Extracted entries.
⁂
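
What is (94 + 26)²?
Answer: 14400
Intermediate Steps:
(94 + 26)² = 120² = 14400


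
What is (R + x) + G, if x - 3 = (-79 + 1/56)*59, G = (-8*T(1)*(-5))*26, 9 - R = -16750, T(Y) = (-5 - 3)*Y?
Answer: 211795/56 ≈ 3782.1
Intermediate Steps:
T(Y) = -8*Y
R = 16759 (R = 9 - 1*(-16750) = 9 + 16750 = 16759)
G = -8320 (G = (-(-64)*(-5))*26 = (-8*(-8)*(-5))*26 = (64*(-5))*26 = -320*26 = -8320)
x = -260789/56 (x = 3 + (-79 + 1/56)*59 = 3 - 4423/56*59 = 3 - 260957/56 = -260789/56 ≈ -4656.9)
(R + x) + G = (16759 - 260789/56) - 8320 = 677715/56 - 8320 = 211795/56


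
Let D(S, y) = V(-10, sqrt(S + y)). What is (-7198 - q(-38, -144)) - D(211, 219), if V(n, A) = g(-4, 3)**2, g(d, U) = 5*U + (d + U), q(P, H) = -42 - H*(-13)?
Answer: -5480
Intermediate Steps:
q(P, H) = -42 + 13*H (q(P, H) = -42 - (-13)*H = -42 + 13*H)
g(d, U) = d + 6*U (g(d, U) = 5*U + (U + d) = d + 6*U)
V(n, A) = 196 (V(n, A) = (-4 + 6*3)**2 = (-4 + 18)**2 = 14**2 = 196)
D(S, y) = 196
(-7198 - q(-38, -144)) - D(211, 219) = (-7198 - (-42 + 13*(-144))) - 1*196 = (-7198 - (-42 - 1872)) - 196 = (-7198 - 1*(-1914)) - 196 = (-7198 + 1914) - 196 = -5284 - 196 = -5480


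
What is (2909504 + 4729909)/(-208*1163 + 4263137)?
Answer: 2546471/1340411 ≈ 1.8998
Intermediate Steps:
(2909504 + 4729909)/(-208*1163 + 4263137) = 7639413/(-241904 + 4263137) = 7639413/4021233 = 7639413*(1/4021233) = 2546471/1340411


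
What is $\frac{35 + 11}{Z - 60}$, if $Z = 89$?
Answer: $\frac{46}{29} \approx 1.5862$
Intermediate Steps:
$\frac{35 + 11}{Z - 60} = \frac{35 + 11}{89 - 60} = \frac{46}{29}$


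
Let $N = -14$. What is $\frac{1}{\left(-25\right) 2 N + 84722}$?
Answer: $\frac{1}{85422} \approx 1.1707 \cdot 10^{-5}$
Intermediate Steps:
$\frac{1}{\left(-25\right) 2 N + 84722} = \frac{1}{\left(-25\right) 2 \left(-14\right) + 84722} = \frac{1}{\left(-50\right) \left(-14\right) + 84722} = \frac{1}{700 + 84722} = \frac{1}{85422}$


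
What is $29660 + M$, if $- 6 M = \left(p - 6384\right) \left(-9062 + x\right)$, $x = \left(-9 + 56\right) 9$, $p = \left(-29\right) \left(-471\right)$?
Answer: $\frac{21008895}{2} \approx 1.0504 \cdot 10^{7}$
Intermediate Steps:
$p = 13659$
$x = 423$ ($x = 47 \cdot 9 = 423$)
$M = \frac{20949575}{2}$ ($M = - \frac{\left(13659 - 6384\right) \left(-9062 + 423\right)}{6} = - \frac{7275 \left(-8639\right)}{6} = \left(- \frac{1}{6}\right) \left(-62848725\right) = \frac{20949575}{2} \approx 1.0475 \cdot 10^{7}$)
$29660 + M = 29660 + \frac{20949575}{2} = \frac{21008895}{2}$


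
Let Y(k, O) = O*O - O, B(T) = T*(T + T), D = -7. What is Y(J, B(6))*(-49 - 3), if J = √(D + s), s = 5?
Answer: -265824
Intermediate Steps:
B(T) = 2*T² (B(T) = T*(2*T) = 2*T²)
J = I*√2 (J = √(-7 + 5) = √(-2) = I*√2 ≈ 1.4142*I)
Y(k, O) = O² - O
Y(J, B(6))*(-49 - 3) = ((2*6²)*(-1 + 2*6²))*(-49 - 3) = ((2*36)*(-1 + 2*36))*(-52) = (72*(-1 + 72))*(-52) = (72*71)*(-52) = 5112*(-52) = -265824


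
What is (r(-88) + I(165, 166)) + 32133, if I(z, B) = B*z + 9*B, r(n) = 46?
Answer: 61063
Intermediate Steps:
I(z, B) = 9*B + B*z
(r(-88) + I(165, 166)) + 32133 = (46 + 166*(9 + 165)) + 32133 = (46 + 166*174) + 32133 = (46 + 28884) + 32133 = 28930 + 32133 = 61063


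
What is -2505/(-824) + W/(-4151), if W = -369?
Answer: 10702311/3420424 ≈ 3.1289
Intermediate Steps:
-2505/(-824) + W/(-4151) = -2505/(-824) - 369/(-4151) = -2505*(-1/824) - 369*(-1/4151) = 2505/824 + 369/4151 = 10702311/3420424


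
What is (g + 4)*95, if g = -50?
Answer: -4370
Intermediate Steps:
(g + 4)*95 = (-50 + 4)*95 = -46*95 = -4370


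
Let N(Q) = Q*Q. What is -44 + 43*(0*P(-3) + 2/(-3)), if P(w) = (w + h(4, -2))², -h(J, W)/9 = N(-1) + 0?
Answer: -218/3 ≈ -72.667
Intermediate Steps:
N(Q) = Q²
h(J, W) = -9 (h(J, W) = -9*((-1)² + 0) = -9*(1 + 0) = -9*1 = -9)
P(w) = (-9 + w)² (P(w) = (w - 9)² = (-9 + w)²)
-44 + 43*(0*P(-3) + 2/(-3)) = -44 + 43*(0*(-9 - 3)² + 2/(-3)) = -44 + 43*(0*(-12)² + 2*(-⅓)) = -44 + 43*(0*144 - ⅔) = -44 + 43*(0 - ⅔) = -44 + 43*(-⅔) = -44 - 86/3 = -218/3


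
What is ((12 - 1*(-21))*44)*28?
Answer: 40656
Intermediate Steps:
((12 - 1*(-21))*44)*28 = ((12 + 21)*44)*28 = (33*44)*28 = 1452*28 = 40656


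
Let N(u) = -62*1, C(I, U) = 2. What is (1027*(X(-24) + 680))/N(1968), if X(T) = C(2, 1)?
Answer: -11297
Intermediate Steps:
X(T) = 2
N(u) = -62
(1027*(X(-24) + 680))/N(1968) = (1027*(2 + 680))/(-62) = (1027*682)*(-1/62) = 700414*(-1/62) = -11297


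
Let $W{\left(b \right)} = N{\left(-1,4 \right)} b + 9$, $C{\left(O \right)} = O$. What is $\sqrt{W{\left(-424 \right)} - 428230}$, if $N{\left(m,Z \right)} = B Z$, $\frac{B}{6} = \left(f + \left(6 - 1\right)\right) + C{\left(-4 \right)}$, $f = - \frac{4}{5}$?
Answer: $\frac{i \sqrt{10756405}}{5} \approx 655.94 i$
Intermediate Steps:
$f = - \frac{4}{5}$ ($f = \left(-4\right) \frac{1}{5} = - \frac{4}{5} \approx -0.8$)
$B = \frac{6}{5}$ ($B = 6 \left(\left(- \frac{4}{5} + \left(6 - 1\right)\right) - 4\right) = 6 \left(\left(- \frac{4}{5} + 5\right) - 4\right) = 6 \left(\frac{21}{5} - 4\right) = 6 \cdot \frac{1}{5} = \frac{6}{5} \approx 1.2$)
$N{\left(m,Z \right)} = \frac{6 Z}{5}$
$W{\left(b \right)} = 9 + \frac{24 b}{5}$ ($W{\left(b \right)} = \frac{6}{5} \cdot 4 b + 9 = \frac{24 b}{5} + 9 = 9 + \frac{24 b}{5}$)
$\sqrt{W{\left(-424 \right)} - 428230} = \sqrt{\left(9 + \frac{24}{5} \left(-424\right)\right) - 428230} = \sqrt{\left(9 - \frac{10176}{5}\right) - 428230} = \sqrt{- \frac{10131}{5} - 428230} = \sqrt{- \frac{2151281}{5}} = \frac{i \sqrt{10756405}}{5}$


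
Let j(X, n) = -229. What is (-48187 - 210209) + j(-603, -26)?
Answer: -258625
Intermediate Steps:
(-48187 - 210209) + j(-603, -26) = (-48187 - 210209) - 229 = -258396 - 229 = -258625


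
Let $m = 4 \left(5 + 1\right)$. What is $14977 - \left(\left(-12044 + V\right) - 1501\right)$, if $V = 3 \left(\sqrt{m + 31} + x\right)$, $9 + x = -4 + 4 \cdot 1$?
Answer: $28549 - 3 \sqrt{55} \approx 28527.0$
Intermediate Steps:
$m = 24$ ($m = 4 \cdot 6 = 24$)
$x = -9$ ($x = -9 + \left(-4 + 4 \cdot 1\right) = -9 + \left(-4 + 4\right) = -9 + 0 = -9$)
$V = -27 + 3 \sqrt{55}$ ($V = 3 \left(\sqrt{24 + 31} - 9\right) = 3 \left(\sqrt{55} - 9\right) = 3 \left(-9 + \sqrt{55}\right) = -27 + 3 \sqrt{55} \approx -4.7514$)
$14977 - \left(\left(-12044 + V\right) - 1501\right) = 14977 - \left(\left(-12044 - \left(27 - 3 \sqrt{55}\right)\right) - 1501\right) = 14977 - \left(\left(-12071 + 3 \sqrt{55}\right) - 1501\right) = 14977 - \left(-13572 + 3 \sqrt{55}\right) = 14977 + \left(13572 - 3 \sqrt{55}\right) = 28549 - 3 \sqrt{55}$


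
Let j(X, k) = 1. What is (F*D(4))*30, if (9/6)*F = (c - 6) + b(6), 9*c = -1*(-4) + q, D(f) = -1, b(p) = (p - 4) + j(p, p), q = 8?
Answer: 100/3 ≈ 33.333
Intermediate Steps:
b(p) = -3 + p (b(p) = (p - 4) + 1 = (-4 + p) + 1 = -3 + p)
c = 4/3 (c = (-1*(-4) + 8)/9 = (4 + 8)/9 = (1/9)*12 = 4/3 ≈ 1.3333)
F = -10/9 (F = 2*((4/3 - 6) + (-3 + 6))/3 = 2*(-14/3 + 3)/3 = (2/3)*(-5/3) = -10/9 ≈ -1.1111)
(F*D(4))*30 = -10/9*(-1)*30 = (10/9)*30 = 100/3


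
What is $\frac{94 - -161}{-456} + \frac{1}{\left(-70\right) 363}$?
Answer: $- \frac{1080001}{1931160} \approx -0.55925$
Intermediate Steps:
$\frac{94 - -161}{-456} + \frac{1}{\left(-70\right) 363} = \left(94 + 161\right) \left(- \frac{1}{456}\right) - \frac{1}{25410} = 255 \left(- \frac{1}{456}\right) - \frac{1}{25410} = - \frac{85}{152} - \frac{1}{25410} = - \frac{1080001}{1931160}$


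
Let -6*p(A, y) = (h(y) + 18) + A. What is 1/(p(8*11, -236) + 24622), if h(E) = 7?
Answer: 6/147619 ≈ 4.0645e-5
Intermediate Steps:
p(A, y) = -25/6 - A/6 (p(A, y) = -((7 + 18) + A)/6 = -(25 + A)/6 = -25/6 - A/6)
1/(p(8*11, -236) + 24622) = 1/((-25/6 - 4*11/3) + 24622) = 1/((-25/6 - ⅙*88) + 24622) = 1/((-25/6 - 44/3) + 24622) = 1/(-113/6 + 24622) = 1/(147619/6) = 6/147619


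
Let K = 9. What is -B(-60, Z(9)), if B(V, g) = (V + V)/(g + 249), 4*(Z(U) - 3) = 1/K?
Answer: 4320/9073 ≈ 0.47614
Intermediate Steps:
Z(U) = 109/36 (Z(U) = 3 + (1/4)/9 = 3 + (1/4)*(1/9) = 3 + 1/36 = 109/36)
B(V, g) = 2*V/(249 + g) (B(V, g) = (2*V)/(249 + g) = 2*V/(249 + g))
-B(-60, Z(9)) = -2*(-60)/(249 + 109/36) = -2*(-60)/9073/36 = -2*(-60)*36/9073 = -1*(-4320/9073) = 4320/9073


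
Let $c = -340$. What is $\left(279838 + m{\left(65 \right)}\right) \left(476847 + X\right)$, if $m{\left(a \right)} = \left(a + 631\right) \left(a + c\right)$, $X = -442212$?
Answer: $3063050130$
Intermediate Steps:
$m{\left(a \right)} = \left(-340 + a\right) \left(631 + a\right)$ ($m{\left(a \right)} = \left(a + 631\right) \left(a - 340\right) = \left(631 + a\right) \left(-340 + a\right) = \left(-340 + a\right) \left(631 + a\right)$)
$\left(279838 + m{\left(65 \right)}\right) \left(476847 + X\right) = \left(279838 + \left(-214540 + 65^{2} + 291 \cdot 65\right)\right) \left(476847 - 442212\right) = \left(279838 + \left(-214540 + 4225 + 18915\right)\right) 34635 = \left(279838 - 191400\right) 34635 = 88438 \cdot 34635 = 3063050130$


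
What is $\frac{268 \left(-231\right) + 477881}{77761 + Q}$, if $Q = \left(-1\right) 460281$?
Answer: $- \frac{415973}{382520} \approx -1.0875$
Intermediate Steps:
$Q = -460281$
$\frac{268 \left(-231\right) + 477881}{77761 + Q} = \frac{268 \left(-231\right) + 477881}{77761 - 460281} = \frac{-61908 + 477881}{-382520} = 415973 \left(- \frac{1}{382520}\right) = - \frac{415973}{382520}$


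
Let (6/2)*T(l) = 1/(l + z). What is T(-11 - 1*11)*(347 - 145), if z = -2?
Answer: -101/36 ≈ -2.8056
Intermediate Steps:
T(l) = 1/(3*(-2 + l)) (T(l) = 1/(3*(l - 2)) = 1/(3*(-2 + l)))
T(-11 - 1*11)*(347 - 145) = (1/(3*(-2 + (-11 - 1*11))))*(347 - 145) = (1/(3*(-2 + (-11 - 11))))*202 = (1/(3*(-2 - 22)))*202 = ((⅓)/(-24))*202 = ((⅓)*(-1/24))*202 = -1/72*202 = -101/36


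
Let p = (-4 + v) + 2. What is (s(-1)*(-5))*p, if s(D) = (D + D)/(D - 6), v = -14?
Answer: 160/7 ≈ 22.857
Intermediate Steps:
p = -16 (p = (-4 - 14) + 2 = -18 + 2 = -16)
s(D) = 2*D/(-6 + D) (s(D) = (2*D)/(-6 + D) = 2*D/(-6 + D))
(s(-1)*(-5))*p = ((2*(-1)/(-6 - 1))*(-5))*(-16) = ((2*(-1)/(-7))*(-5))*(-16) = ((2*(-1)*(-⅐))*(-5))*(-16) = ((2/7)*(-5))*(-16) = -10/7*(-16) = 160/7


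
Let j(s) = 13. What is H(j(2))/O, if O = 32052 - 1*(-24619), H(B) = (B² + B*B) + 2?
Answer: 340/56671 ≈ 0.0059995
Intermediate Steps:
H(B) = 2 + 2*B² (H(B) = (B² + B²) + 2 = 2*B² + 2 = 2 + 2*B²)
O = 56671 (O = 32052 + 24619 = 56671)
H(j(2))/O = (2 + 2*13²)/56671 = (2 + 2*169)*(1/56671) = (2 + 338)*(1/56671) = 340*(1/56671) = 340/56671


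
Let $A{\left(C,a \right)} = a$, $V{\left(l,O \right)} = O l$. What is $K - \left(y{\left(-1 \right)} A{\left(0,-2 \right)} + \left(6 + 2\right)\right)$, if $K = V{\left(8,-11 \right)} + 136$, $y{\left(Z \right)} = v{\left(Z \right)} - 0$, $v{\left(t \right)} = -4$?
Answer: $32$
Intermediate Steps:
$y{\left(Z \right)} = -4$ ($y{\left(Z \right)} = -4 - 0 = -4 + 0 = -4$)
$K = 48$ ($K = \left(-11\right) 8 + 136 = -88 + 136 = 48$)
$K - \left(y{\left(-1 \right)} A{\left(0,-2 \right)} + \left(6 + 2\right)\right) = 48 - \left(\left(-4\right) \left(-2\right) + \left(6 + 2\right)\right) = 48 - \left(8 + 8\right) = 48 - 16 = 32$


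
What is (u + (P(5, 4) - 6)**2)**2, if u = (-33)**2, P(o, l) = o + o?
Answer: 1221025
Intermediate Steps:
P(o, l) = 2*o
u = 1089
(u + (P(5, 4) - 6)**2)**2 = (1089 + (2*5 - 6)**2)**2 = (1089 + (10 - 6)**2)**2 = (1089 + 4**2)**2 = (1089 + 16)**2 = 1105**2 = 1221025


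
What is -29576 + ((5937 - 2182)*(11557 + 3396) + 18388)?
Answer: 56137327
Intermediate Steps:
-29576 + ((5937 - 2182)*(11557 + 3396) + 18388) = -29576 + (3755*14953 + 18388) = -29576 + (56148515 + 18388) = -29576 + 56166903 = 56137327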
⁂
Brief. Word for word, restate the lines of the data above that fall between the line holding "if $Q = \left(-1\right) 460281$?" and the line holding "Let (6/2)*T(l) = 1/(l", inclusive, and no other lines.

Output for this task.
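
What is $\frac{268 \left(-231\right) + 477881}{77761 + Q}$, if $Q = \left(-1\right) 460281$?
Answer: $- \frac{415973}{382520} \approx -1.0875$
Intermediate Steps:
$Q = -460281$
$\frac{268 \left(-231\right) + 477881}{77761 + Q} = \frac{268 \left(-231\right) + 477881}{77761 - 460281} = \frac{-61908 + 477881}{-382520} = 415973 \left(- \frac{1}{382520}\right) = - \frac{415973}{382520}$


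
Let (6/2)*T(l) = 1/(l + z). What is T(-11 - 1*11)*(347 - 145), if z = -2?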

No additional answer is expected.